§ EXTRACTED ENTRIES:
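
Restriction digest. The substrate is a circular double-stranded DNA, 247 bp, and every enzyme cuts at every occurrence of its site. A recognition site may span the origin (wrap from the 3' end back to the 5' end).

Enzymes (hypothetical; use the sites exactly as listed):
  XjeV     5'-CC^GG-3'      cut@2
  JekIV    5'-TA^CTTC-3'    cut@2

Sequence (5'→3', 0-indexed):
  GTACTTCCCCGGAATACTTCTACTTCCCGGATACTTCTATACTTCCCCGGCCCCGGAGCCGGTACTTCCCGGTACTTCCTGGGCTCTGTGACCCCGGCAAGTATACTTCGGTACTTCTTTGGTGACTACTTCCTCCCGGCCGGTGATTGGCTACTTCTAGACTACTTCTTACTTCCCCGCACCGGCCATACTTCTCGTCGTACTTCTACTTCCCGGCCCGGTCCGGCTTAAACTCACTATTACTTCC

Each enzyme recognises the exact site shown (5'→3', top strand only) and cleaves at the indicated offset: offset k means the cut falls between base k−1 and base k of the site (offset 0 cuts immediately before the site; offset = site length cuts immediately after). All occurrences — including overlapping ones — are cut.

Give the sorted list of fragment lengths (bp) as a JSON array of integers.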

* * *

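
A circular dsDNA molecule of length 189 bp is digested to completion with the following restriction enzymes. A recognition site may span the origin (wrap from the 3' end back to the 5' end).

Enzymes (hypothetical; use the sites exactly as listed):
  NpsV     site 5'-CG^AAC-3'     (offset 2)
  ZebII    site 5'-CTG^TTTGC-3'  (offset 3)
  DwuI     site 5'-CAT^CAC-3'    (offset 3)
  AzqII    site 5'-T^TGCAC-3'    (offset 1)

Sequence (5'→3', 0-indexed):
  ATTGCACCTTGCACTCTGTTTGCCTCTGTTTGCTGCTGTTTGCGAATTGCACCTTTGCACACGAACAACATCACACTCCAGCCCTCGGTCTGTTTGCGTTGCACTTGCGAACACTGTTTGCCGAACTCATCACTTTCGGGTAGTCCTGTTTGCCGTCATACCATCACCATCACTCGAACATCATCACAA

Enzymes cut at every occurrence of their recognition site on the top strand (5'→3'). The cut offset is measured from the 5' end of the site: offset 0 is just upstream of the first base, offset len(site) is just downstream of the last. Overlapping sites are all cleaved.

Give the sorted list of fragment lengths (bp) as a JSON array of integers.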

§ TASK:
What lines of the preceding data include the string "circular"? Pull them out.

§ OUTPUT:
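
Restriction digest. The substrate is a circular double-stranded DNA, 247 bp, and every enzyme cuts at every occurrence of its site. A recognition site may span the origin (wrap from the 3' end back to the 5' end).
A circular dsDNA molecule of length 189 bp is digested to completion with the following restriction enzymes. A recognition site may span the origin (wrap from the 3' end back to the 5' end).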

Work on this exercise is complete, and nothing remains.